- TASK GOAL: Only one stretch of the records below is wanted: the lines from the one holding "(p^2 + 10*p/3" through the one holding "(u^2 + 8*u + 16)/(u^2". Return it exactly, both ends included.

- Saved entries:

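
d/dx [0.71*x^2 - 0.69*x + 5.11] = 1.42*x - 0.69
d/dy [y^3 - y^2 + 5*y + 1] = 3*y^2 - 2*y + 5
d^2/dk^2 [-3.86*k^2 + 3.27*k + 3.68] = -7.72000000000000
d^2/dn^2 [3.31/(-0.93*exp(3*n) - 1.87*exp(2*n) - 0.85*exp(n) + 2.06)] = (-3.31*(2.79*exp(2*n) + 3.74*exp(n) + 0.85)*(5.58*exp(2*n) + 7.48*exp(n) + 1.7)*exp(n) + (27.7047*exp(2*n) + 24.7588*exp(n) + 2.8135)*(0.93*exp(3*n) + 1.87*exp(2*n) + 0.85*exp(n) - 2.06))*exp(n)/(0.93*exp(3*n) + 1.87*exp(2*n) + 0.85*exp(n) - 2.06)^3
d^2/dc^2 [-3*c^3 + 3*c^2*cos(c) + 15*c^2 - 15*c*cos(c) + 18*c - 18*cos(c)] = -3*c^2*cos(c) - 12*c*sin(c) + 15*c*cos(c) - 18*c + 30*sin(c) + 24*cos(c) + 30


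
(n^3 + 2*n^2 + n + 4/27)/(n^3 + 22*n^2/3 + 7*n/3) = (9*n^2 + 15*n + 4)/(9*n*(n + 7))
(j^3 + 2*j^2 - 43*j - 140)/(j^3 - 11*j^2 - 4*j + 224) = (j + 5)/(j - 8)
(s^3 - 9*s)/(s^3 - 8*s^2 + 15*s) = (s + 3)/(s - 5)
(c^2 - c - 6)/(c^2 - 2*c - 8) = (c - 3)/(c - 4)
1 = 1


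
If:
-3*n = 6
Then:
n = -2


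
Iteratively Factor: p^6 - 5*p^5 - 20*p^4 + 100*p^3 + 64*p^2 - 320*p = (p + 2)*(p^5 - 7*p^4 - 6*p^3 + 112*p^2 - 160*p) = (p - 4)*(p + 2)*(p^4 - 3*p^3 - 18*p^2 + 40*p) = (p - 5)*(p - 4)*(p + 2)*(p^3 + 2*p^2 - 8*p) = (p - 5)*(p - 4)*(p - 2)*(p + 2)*(p^2 + 4*p) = p*(p - 5)*(p - 4)*(p - 2)*(p + 2)*(p + 4)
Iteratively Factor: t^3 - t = (t + 1)*(t^2 - t) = (t - 1)*(t + 1)*(t)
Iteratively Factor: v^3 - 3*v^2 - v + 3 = (v - 1)*(v^2 - 2*v - 3) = (v - 1)*(v + 1)*(v - 3)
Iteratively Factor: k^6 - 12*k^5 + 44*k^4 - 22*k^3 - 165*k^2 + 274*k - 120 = (k - 4)*(k^5 - 8*k^4 + 12*k^3 + 26*k^2 - 61*k + 30) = (k - 5)*(k - 4)*(k^4 - 3*k^3 - 3*k^2 + 11*k - 6) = (k - 5)*(k - 4)*(k - 1)*(k^3 - 2*k^2 - 5*k + 6) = (k - 5)*(k - 4)*(k - 1)*(k + 2)*(k^2 - 4*k + 3) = (k - 5)*(k - 4)*(k - 1)^2*(k + 2)*(k - 3)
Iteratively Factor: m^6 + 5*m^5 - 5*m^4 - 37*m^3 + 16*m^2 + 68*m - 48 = (m - 1)*(m^5 + 6*m^4 + m^3 - 36*m^2 - 20*m + 48) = (m - 1)*(m + 3)*(m^4 + 3*m^3 - 8*m^2 - 12*m + 16) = (m - 1)^2*(m + 3)*(m^3 + 4*m^2 - 4*m - 16) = (m - 1)^2*(m + 2)*(m + 3)*(m^2 + 2*m - 8) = (m - 1)^2*(m + 2)*(m + 3)*(m + 4)*(m - 2)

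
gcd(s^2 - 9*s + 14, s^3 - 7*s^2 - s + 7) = s - 7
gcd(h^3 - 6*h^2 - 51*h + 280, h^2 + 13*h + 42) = h + 7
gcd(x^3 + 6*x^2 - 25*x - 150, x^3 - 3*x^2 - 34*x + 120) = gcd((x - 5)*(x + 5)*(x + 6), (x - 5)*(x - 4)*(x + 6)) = x^2 + x - 30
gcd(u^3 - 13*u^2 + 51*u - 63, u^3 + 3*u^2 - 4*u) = 1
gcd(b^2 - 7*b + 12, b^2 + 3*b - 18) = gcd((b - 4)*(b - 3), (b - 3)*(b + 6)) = b - 3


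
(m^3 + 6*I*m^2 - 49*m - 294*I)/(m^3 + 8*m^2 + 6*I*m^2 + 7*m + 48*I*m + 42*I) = (m - 7)/(m + 1)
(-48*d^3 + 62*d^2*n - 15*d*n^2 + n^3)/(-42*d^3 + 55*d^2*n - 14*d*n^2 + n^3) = (8*d - n)/(7*d - n)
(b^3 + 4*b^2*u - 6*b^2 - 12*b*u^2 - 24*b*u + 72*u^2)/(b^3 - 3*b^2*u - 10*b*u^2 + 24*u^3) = (-b^2 - 6*b*u + 6*b + 36*u)/(-b^2 + b*u + 12*u^2)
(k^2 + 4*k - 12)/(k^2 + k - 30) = (k - 2)/(k - 5)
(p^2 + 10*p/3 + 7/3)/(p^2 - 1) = (p + 7/3)/(p - 1)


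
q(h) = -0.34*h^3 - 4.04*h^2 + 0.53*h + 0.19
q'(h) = -1.02*h^2 - 8.08*h + 0.53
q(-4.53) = -53.51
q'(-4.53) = 16.20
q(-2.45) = -20.36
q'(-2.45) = 14.20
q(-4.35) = -50.58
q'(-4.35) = 16.38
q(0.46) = -0.45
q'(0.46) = -3.40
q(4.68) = -120.67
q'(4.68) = -59.62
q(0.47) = -0.49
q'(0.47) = -3.49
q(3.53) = -63.24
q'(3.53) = -40.70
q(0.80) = -2.15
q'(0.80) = -6.59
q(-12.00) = -0.41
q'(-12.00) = -49.39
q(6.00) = -215.51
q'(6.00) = -84.67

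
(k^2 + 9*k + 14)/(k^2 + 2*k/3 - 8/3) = 3*(k + 7)/(3*k - 4)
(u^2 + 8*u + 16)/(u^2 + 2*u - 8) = (u + 4)/(u - 2)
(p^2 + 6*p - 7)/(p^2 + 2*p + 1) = (p^2 + 6*p - 7)/(p^2 + 2*p + 1)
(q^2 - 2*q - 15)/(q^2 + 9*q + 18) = (q - 5)/(q + 6)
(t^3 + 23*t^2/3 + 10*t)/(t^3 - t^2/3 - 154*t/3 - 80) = t/(t - 8)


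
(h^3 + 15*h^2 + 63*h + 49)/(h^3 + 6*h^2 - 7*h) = (h^2 + 8*h + 7)/(h*(h - 1))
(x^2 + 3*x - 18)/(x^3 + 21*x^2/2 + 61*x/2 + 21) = 2*(x - 3)/(2*x^2 + 9*x + 7)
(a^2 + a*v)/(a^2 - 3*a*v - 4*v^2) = a/(a - 4*v)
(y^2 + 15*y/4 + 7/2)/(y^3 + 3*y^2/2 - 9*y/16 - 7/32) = 8*(y + 2)/(8*y^2 - 2*y - 1)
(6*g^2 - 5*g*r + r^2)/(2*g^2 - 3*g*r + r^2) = (-3*g + r)/(-g + r)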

- RESULT OF THE EXERCISE:
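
(p^2 + 10*p/3 + 7/3)/(p^2 - 1) = (p + 7/3)/(p - 1)


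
q(h) = -0.34*h^3 - 4.04*h^2 + 0.53*h + 0.19
q'(h) = -1.02*h^2 - 8.08*h + 0.53
q(-4.53) = -53.51
q'(-4.53) = 16.20
q(-2.45) = -20.36
q'(-2.45) = 14.20
q(-4.35) = -50.58
q'(-4.35) = 16.38
q(0.46) = -0.45
q'(0.46) = -3.40
q(4.68) = -120.67
q'(4.68) = -59.62
q(0.47) = -0.49
q'(0.47) = -3.49
q(3.53) = -63.24
q'(3.53) = -40.70
q(0.80) = -2.15
q'(0.80) = -6.59
q(-12.00) = -0.41
q'(-12.00) = -49.39
q(6.00) = -215.51
q'(6.00) = -84.67

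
(k^2 + 9*k + 14)/(k^2 + 2*k/3 - 8/3) = 3*(k + 7)/(3*k - 4)
(u^2 + 8*u + 16)/(u^2 + 2*u - 8) = (u + 4)/(u - 2)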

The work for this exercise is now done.